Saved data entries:
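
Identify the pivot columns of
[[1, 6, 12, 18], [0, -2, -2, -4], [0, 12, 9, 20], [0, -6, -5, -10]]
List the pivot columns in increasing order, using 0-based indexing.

0, 1, 2, 3

R2 := -1/2·R2
  [ 1   6  12   18 ]
  [ 0   1   1    2 ]
  [ 0  12   9   20 ]
  [ 0  -6  -5  -10 ]
R3 := R3 − 12·R2
  [ 1   6  12   18 ]
  [ 0   1   1    2 ]
  [ 0   0  -3   -4 ]
  [ 0  -6  -5  -10 ]
R4 := R4 + 6·R2
  [ 1  6  12  18 ]
  [ 0  1   1   2 ]
  [ 0  0  -3  -4 ]
  [ 0  0   1   2 ]
R3 := -1/3·R3
  [ 1  6  12   18 ]
  [ 0  1   1    2 ]
  [ 0  0   1  4/3 ]
  [ 0  0   1    2 ]
R4 := R4 − R3
  [ 1  6  12   18 ]
  [ 0  1   1    2 ]
  [ 0  0   1  4/3 ]
  [ 0  0   0  2/3 ]
R4 := 3/2·R4
  [ 1  6  12   18 ]
  [ 0  1   1    2 ]
  [ 0  0   1  4/3 ]
  [ 0  0   0    1 ]
R3 := R3 − 4/3·R4
  [ 1  6  12  18 ]
  [ 0  1   1   2 ]
  [ 0  0   1   0 ]
  [ 0  0   0   1 ]
R2 := R2 − 2·R4
  [ 1  6  12  18 ]
  [ 0  1   1   0 ]
  [ 0  0   1   0 ]
  [ 0  0   0   1 ]
R1 := R1 − 18·R4
  [ 1  6  12  0 ]
  [ 0  1   1  0 ]
  [ 0  0   1  0 ]
  [ 0  0   0  1 ]
R2 := R2 − R3
  [ 1  6  12  0 ]
  [ 0  1   0  0 ]
  [ 0  0   1  0 ]
  [ 0  0   0  1 ]
R1 := R1 − 12·R3
  [ 1  6  0  0 ]
  [ 0  1  0  0 ]
  [ 0  0  1  0 ]
  [ 0  0  0  1 ]
R1 := R1 − 6·R2
  [ 1  0  0  0 ]
  [ 0  1  0  0 ]
  [ 0  0  1  0 ]
  [ 0  0  0  1 ]
Pivot columns are the columns containing a leading 1.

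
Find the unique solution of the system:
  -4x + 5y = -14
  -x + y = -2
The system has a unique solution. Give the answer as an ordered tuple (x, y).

Form the augmented matrix and row-reduce:
  [ -4  5  |  -14 ]
  [ -1  1  |   -2 ]
ρ1 → -1/4·ρ1
  [  1  -5/4  |  7/2 ]
  [ -1     1  |   -2 ]
ρ2 → ρ2 + ρ1
  [ 1  -5/4  |  7/2 ]
  [ 0  -1/4  |  3/2 ]
ρ2 → -4·ρ2
  [ 1  -5/4  |  7/2 ]
  [ 0     1  |   -6 ]
ρ1 → ρ1 + 5/4·ρ2
  [ 1  0  |  -4 ]
  [ 0  1  |  -6 ]
Reading off the last column: x = -4, y = -6.

(-4, -6)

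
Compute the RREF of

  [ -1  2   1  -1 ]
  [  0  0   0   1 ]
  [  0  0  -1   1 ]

[[1, -2, 0, 0], [0, 0, 1, 0], [0, 0, 0, 1]]

Multiply r1 by -1.
Swap r2 and r3.
Multiply r2 by -1.
Add r3 to r2.
Subtract r3 from r1.
Add r2 to r1.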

● WORK INSTRUCTION:
Repeat the data exactly, with every line included.

● ANSWER BOX:
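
Identify the pivot columns of
[[1, 6, 12, 18], [0, -2, -2, -4], [0, 12, 9, 20], [0, -6, -5, -10]]
List the pivot columns in increasing order, using 0-based indexing.

0, 1, 2, 3

R2 := -1/2·R2
  [ 1   6  12   18 ]
  [ 0   1   1    2 ]
  [ 0  12   9   20 ]
  [ 0  -6  -5  -10 ]
R3 := R3 − 12·R2
  [ 1   6  12   18 ]
  [ 0   1   1    2 ]
  [ 0   0  -3   -4 ]
  [ 0  -6  -5  -10 ]
R4 := R4 + 6·R2
  [ 1  6  12  18 ]
  [ 0  1   1   2 ]
  [ 0  0  -3  -4 ]
  [ 0  0   1   2 ]
R3 := -1/3·R3
  [ 1  6  12   18 ]
  [ 0  1   1    2 ]
  [ 0  0   1  4/3 ]
  [ 0  0   1    2 ]
R4 := R4 − R3
  [ 1  6  12   18 ]
  [ 0  1   1    2 ]
  [ 0  0   1  4/3 ]
  [ 0  0   0  2/3 ]
R4 := 3/2·R4
  [ 1  6  12   18 ]
  [ 0  1   1    2 ]
  [ 0  0   1  4/3 ]
  [ 0  0   0    1 ]
R3 := R3 − 4/3·R4
  [ 1  6  12  18 ]
  [ 0  1   1   2 ]
  [ 0  0   1   0 ]
  [ 0  0   0   1 ]
R2 := R2 − 2·R4
  [ 1  6  12  18 ]
  [ 0  1   1   0 ]
  [ 0  0   1   0 ]
  [ 0  0   0   1 ]
R1 := R1 − 18·R4
  [ 1  6  12  0 ]
  [ 0  1   1  0 ]
  [ 0  0   1  0 ]
  [ 0  0   0  1 ]
R2 := R2 − R3
  [ 1  6  12  0 ]
  [ 0  1   0  0 ]
  [ 0  0   1  0 ]
  [ 0  0   0  1 ]
R1 := R1 − 12·R3
  [ 1  6  0  0 ]
  [ 0  1  0  0 ]
  [ 0  0  1  0 ]
  [ 0  0  0  1 ]
R1 := R1 − 6·R2
  [ 1  0  0  0 ]
  [ 0  1  0  0 ]
  [ 0  0  1  0 ]
  [ 0  0  0  1 ]
Pivot columns are the columns containing a leading 1.

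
Find the unique solution of the system:
  -4x + 5y = -14
  -x + y = -2
The system has a unique solution. Give the answer as an ordered tuple (x, y).

Form the augmented matrix and row-reduce:
  [ -4  5  |  -14 ]
  [ -1  1  |   -2 ]
ρ1 → -1/4·ρ1
  [  1  -5/4  |  7/2 ]
  [ -1     1  |   -2 ]
ρ2 → ρ2 + ρ1
  [ 1  -5/4  |  7/2 ]
  [ 0  -1/4  |  3/2 ]
ρ2 → -4·ρ2
  [ 1  -5/4  |  7/2 ]
  [ 0     1  |   -6 ]
ρ1 → ρ1 + 5/4·ρ2
  [ 1  0  |  -4 ]
  [ 0  1  |  -6 ]
Reading off the last column: x = -4, y = -6.

(-4, -6)

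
Compute the RREF of

  [ -1  2   1  -1 ]
  [  0  0   0   1 ]
  [  0  0  -1   1 ]

[[1, -2, 0, 0], [0, 0, 1, 0], [0, 0, 0, 1]]

Multiply r1 by -1.
Swap r2 and r3.
Multiply r2 by -1.
Add r3 to r2.
Subtract r3 from r1.
Add r2 to r1.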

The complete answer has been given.